MATERIAL PROVIDED Block Start

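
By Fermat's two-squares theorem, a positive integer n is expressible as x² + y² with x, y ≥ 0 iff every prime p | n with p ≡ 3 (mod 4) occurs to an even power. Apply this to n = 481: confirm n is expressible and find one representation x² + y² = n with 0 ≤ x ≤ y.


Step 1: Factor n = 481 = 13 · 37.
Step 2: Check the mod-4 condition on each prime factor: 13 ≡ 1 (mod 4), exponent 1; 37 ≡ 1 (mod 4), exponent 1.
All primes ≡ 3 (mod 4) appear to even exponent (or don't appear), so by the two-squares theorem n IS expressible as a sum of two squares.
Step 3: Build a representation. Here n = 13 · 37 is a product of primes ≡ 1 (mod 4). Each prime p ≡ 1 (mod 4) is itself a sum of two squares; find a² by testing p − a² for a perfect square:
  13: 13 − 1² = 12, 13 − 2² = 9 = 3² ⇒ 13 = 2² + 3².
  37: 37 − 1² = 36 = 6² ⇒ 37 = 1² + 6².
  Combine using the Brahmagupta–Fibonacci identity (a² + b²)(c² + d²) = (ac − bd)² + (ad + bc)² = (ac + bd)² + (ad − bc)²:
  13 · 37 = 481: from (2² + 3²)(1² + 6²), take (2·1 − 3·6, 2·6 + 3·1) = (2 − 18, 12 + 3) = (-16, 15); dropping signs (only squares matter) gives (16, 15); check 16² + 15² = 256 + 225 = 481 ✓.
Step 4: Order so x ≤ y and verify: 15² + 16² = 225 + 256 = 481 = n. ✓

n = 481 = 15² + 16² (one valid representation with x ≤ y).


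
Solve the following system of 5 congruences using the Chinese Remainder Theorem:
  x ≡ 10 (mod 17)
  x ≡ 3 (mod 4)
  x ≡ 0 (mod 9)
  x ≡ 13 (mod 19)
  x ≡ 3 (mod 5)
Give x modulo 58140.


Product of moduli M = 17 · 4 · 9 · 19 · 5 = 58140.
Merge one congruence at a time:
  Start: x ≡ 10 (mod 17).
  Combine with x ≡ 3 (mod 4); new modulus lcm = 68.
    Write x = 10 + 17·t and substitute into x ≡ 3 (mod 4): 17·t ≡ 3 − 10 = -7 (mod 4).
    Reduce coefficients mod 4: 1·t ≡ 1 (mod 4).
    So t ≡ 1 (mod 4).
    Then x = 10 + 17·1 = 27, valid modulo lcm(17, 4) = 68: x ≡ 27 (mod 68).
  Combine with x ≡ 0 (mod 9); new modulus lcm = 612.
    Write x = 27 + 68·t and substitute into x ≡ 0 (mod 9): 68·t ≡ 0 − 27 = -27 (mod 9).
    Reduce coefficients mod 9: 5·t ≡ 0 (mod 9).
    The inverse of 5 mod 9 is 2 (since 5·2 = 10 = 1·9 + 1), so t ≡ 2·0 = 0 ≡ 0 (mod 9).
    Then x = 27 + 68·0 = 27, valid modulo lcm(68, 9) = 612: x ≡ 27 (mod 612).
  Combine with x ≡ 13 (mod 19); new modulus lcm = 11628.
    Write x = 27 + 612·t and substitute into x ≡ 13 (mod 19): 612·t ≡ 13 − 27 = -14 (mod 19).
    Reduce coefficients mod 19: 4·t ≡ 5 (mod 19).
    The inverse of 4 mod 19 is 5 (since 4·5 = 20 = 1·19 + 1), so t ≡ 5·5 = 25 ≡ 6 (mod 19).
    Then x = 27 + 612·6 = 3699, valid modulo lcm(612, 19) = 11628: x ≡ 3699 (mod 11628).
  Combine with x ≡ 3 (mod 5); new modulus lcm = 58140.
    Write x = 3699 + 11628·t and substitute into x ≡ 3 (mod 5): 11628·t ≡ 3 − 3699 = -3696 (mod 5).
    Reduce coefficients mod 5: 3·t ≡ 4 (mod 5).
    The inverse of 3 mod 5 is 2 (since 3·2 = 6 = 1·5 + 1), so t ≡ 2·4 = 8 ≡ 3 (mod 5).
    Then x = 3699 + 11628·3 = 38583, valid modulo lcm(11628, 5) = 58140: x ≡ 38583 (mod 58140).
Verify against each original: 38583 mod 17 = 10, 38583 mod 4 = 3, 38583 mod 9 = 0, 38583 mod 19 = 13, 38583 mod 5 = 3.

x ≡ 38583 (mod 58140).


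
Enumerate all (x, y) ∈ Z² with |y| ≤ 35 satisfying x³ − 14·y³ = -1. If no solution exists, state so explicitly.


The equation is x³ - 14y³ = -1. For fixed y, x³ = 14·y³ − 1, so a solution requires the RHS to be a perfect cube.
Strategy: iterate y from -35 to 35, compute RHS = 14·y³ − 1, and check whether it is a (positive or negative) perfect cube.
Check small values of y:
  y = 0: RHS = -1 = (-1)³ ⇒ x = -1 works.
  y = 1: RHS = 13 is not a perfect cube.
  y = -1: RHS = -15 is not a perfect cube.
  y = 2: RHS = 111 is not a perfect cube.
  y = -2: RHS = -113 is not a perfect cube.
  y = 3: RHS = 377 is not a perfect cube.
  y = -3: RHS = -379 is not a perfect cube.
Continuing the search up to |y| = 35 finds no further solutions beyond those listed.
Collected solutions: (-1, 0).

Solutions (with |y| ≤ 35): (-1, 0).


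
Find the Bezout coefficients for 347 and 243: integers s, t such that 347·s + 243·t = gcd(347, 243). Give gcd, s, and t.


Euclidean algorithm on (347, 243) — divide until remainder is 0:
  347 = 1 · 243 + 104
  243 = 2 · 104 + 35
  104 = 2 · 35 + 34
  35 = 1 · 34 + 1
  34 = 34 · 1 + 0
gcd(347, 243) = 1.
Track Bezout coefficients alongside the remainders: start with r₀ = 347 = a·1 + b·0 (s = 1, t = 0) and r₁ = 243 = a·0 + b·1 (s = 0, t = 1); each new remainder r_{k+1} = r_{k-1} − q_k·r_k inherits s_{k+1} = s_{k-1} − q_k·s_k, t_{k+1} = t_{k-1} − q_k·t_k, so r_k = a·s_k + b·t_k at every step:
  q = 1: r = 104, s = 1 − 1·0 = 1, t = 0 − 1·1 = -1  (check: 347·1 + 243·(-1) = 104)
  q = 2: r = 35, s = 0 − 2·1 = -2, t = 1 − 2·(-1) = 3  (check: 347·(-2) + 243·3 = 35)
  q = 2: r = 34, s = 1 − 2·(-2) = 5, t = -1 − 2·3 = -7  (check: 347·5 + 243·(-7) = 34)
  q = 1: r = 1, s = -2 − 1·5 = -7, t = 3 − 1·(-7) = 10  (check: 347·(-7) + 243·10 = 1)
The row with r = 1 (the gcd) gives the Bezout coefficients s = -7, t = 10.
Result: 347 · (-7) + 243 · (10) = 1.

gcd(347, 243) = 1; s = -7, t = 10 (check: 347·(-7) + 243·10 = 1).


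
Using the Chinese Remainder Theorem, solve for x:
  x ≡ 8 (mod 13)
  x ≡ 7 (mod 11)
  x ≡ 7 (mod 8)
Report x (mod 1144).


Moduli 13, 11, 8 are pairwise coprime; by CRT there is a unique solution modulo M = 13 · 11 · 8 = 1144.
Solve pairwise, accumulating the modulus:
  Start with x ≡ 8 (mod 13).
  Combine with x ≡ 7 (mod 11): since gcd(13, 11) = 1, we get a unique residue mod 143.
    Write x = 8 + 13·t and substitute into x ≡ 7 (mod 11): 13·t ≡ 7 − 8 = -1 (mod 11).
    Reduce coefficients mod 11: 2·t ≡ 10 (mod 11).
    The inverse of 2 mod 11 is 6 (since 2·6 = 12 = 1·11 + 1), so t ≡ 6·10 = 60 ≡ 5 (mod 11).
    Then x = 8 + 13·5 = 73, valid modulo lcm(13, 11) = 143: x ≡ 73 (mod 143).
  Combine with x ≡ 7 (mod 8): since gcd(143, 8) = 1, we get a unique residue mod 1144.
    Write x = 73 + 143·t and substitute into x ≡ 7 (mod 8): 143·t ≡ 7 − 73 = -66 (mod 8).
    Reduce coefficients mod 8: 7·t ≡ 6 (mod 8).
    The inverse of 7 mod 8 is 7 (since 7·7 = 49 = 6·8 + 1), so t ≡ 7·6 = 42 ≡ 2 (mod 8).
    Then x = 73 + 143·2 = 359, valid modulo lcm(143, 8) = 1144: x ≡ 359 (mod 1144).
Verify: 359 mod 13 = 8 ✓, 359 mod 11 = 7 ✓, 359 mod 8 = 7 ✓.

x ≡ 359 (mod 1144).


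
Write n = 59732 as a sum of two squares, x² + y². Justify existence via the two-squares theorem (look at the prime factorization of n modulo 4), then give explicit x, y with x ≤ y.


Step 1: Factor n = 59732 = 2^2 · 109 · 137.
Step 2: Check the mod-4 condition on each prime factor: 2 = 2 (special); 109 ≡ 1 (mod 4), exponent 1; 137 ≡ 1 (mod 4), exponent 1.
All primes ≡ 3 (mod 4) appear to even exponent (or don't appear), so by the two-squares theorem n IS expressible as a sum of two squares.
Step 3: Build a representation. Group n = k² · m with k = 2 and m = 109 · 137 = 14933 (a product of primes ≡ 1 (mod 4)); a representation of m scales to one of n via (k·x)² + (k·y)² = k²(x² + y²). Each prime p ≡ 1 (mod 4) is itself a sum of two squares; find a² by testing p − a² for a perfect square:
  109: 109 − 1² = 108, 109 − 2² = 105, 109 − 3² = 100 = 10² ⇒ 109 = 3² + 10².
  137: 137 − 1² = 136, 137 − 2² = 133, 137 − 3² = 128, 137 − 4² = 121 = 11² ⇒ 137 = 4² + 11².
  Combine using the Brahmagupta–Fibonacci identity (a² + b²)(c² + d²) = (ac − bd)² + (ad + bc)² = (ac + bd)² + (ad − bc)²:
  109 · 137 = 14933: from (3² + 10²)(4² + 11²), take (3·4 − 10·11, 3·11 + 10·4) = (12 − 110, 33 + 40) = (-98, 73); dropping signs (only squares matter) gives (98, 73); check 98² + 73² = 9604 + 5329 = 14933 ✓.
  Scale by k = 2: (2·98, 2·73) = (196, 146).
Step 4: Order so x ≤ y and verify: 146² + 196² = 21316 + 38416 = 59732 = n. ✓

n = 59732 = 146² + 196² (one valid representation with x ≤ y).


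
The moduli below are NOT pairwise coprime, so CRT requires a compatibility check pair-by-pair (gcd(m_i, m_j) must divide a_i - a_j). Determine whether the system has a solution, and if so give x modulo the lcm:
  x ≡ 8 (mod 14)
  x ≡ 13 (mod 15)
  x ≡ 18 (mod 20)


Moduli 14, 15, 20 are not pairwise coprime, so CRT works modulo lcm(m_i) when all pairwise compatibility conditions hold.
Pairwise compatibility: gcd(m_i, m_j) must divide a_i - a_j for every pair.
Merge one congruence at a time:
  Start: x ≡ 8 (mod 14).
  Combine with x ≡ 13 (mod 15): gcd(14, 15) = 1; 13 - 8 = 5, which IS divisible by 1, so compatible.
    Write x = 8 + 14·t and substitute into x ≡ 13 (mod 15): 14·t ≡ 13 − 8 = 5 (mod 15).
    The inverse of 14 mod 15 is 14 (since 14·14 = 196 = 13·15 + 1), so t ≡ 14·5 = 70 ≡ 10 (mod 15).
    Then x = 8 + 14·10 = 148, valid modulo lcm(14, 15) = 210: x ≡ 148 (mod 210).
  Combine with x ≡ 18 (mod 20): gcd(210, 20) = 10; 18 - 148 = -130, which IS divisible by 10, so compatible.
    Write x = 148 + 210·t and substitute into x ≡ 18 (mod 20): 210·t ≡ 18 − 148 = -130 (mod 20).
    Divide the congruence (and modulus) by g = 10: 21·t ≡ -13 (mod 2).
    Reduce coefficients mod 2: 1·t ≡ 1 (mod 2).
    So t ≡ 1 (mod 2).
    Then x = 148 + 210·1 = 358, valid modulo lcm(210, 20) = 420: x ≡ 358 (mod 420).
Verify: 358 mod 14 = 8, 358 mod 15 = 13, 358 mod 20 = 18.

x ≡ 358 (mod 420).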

MATERIAL PROVIDED Block End
MATERIAL PROVIDED Block Start

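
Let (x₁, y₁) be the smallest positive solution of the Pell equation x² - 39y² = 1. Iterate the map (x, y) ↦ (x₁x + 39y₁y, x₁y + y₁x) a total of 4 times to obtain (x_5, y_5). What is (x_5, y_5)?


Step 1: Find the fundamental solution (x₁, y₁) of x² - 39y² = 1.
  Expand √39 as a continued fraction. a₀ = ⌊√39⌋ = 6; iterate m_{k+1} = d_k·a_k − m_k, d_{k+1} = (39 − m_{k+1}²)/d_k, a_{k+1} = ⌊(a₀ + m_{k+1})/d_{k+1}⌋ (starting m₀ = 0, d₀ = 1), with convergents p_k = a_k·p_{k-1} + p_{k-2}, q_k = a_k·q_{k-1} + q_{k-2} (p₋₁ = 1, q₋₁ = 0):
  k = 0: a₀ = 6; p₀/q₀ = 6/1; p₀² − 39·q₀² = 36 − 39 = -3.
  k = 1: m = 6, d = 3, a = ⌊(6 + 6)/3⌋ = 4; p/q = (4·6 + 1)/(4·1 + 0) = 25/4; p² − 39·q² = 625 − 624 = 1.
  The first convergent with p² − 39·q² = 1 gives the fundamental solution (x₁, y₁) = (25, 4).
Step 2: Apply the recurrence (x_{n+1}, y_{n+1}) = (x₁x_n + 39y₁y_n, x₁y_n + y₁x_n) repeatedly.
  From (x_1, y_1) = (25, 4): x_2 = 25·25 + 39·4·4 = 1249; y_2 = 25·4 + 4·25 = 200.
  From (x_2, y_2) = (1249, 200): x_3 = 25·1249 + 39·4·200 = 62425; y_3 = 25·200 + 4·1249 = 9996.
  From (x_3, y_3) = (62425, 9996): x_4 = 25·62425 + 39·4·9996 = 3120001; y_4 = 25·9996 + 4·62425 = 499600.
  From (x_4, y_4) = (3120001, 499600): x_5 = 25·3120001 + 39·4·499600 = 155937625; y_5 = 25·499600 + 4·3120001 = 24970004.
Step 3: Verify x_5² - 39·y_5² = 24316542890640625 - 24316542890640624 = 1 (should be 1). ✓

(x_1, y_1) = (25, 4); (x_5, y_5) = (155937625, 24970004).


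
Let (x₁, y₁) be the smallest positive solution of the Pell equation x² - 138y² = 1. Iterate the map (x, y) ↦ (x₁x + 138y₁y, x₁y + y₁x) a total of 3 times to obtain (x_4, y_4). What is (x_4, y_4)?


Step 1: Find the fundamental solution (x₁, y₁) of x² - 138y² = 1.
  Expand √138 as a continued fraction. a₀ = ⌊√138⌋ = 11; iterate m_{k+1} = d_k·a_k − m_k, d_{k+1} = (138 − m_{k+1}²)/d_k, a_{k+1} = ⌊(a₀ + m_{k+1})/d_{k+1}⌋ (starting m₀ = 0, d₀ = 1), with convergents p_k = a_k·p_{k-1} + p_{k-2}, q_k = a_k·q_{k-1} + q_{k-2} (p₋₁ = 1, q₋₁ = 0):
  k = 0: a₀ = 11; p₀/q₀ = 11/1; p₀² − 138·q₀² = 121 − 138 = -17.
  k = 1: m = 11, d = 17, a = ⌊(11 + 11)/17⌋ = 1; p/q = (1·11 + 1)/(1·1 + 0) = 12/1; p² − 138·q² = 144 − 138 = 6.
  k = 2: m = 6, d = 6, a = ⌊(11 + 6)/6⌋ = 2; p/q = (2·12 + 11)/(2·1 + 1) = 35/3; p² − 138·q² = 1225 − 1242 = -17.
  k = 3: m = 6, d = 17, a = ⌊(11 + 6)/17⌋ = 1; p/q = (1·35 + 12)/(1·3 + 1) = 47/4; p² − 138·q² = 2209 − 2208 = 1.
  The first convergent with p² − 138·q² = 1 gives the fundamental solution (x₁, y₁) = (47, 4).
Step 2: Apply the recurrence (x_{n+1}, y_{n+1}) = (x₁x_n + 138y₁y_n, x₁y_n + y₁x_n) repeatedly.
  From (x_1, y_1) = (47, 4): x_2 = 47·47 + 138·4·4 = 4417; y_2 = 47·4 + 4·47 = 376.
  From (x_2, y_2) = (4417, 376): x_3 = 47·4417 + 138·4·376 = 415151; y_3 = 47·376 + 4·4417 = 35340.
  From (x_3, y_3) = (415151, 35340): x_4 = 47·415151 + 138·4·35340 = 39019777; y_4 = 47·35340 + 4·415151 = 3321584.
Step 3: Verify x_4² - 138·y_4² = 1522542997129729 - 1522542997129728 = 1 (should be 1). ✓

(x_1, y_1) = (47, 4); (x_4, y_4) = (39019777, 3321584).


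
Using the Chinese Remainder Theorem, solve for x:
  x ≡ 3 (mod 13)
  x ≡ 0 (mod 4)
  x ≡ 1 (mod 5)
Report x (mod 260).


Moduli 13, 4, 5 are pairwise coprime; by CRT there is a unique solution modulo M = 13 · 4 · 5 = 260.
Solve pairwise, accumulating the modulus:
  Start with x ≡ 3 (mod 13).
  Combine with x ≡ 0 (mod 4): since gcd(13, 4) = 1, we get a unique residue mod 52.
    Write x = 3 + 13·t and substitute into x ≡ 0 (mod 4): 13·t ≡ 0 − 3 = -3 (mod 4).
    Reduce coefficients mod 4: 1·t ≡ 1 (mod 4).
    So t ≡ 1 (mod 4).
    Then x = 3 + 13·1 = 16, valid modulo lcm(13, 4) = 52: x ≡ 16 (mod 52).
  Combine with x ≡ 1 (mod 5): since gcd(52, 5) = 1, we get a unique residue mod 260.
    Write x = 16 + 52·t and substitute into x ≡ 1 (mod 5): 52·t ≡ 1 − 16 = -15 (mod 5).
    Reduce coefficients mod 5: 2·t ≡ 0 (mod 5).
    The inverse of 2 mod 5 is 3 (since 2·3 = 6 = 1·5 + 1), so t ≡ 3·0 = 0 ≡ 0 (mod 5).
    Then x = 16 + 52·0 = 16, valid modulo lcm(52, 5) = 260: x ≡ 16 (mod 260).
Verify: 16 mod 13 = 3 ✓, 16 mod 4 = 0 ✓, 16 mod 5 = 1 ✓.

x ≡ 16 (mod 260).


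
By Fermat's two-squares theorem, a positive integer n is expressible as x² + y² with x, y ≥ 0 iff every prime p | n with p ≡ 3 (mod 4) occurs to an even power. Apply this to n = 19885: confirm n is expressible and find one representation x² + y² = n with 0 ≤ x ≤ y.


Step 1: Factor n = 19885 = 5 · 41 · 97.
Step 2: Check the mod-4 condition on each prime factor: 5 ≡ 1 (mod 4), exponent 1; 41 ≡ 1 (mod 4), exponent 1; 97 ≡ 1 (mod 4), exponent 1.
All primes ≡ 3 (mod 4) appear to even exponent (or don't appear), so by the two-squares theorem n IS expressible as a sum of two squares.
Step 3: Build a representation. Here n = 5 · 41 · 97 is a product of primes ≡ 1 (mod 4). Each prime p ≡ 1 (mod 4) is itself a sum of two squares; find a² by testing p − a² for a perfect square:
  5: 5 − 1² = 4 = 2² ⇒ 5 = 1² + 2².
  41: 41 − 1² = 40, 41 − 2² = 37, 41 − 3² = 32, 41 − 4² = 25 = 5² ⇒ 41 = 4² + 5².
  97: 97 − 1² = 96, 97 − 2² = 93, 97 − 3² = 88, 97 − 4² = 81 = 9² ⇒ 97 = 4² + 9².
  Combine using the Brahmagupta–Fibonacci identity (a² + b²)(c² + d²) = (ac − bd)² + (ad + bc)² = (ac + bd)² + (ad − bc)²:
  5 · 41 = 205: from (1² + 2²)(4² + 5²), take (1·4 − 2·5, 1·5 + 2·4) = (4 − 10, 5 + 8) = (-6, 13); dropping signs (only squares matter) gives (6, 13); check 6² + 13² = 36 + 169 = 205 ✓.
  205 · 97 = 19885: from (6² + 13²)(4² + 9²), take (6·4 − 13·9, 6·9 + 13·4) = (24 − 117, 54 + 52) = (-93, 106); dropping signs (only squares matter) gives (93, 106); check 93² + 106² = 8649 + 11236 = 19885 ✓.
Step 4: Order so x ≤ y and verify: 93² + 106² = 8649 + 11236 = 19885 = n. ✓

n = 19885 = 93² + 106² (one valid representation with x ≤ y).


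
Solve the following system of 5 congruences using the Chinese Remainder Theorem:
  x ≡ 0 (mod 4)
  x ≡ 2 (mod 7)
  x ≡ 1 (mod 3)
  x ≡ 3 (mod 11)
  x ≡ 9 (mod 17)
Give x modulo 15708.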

MATERIAL PROVIDED Block End

The range runs from the line above containing "x ≡ 2 (mod 7)" to the line containing "Give x modulo 15708.", inclusive. Restate those lines word for word and no others.

*RESULT FOR THIS EXERCISE*
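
  x ≡ 2 (mod 7)
  x ≡ 1 (mod 3)
  x ≡ 3 (mod 11)
  x ≡ 9 (mod 17)
Give x modulo 15708.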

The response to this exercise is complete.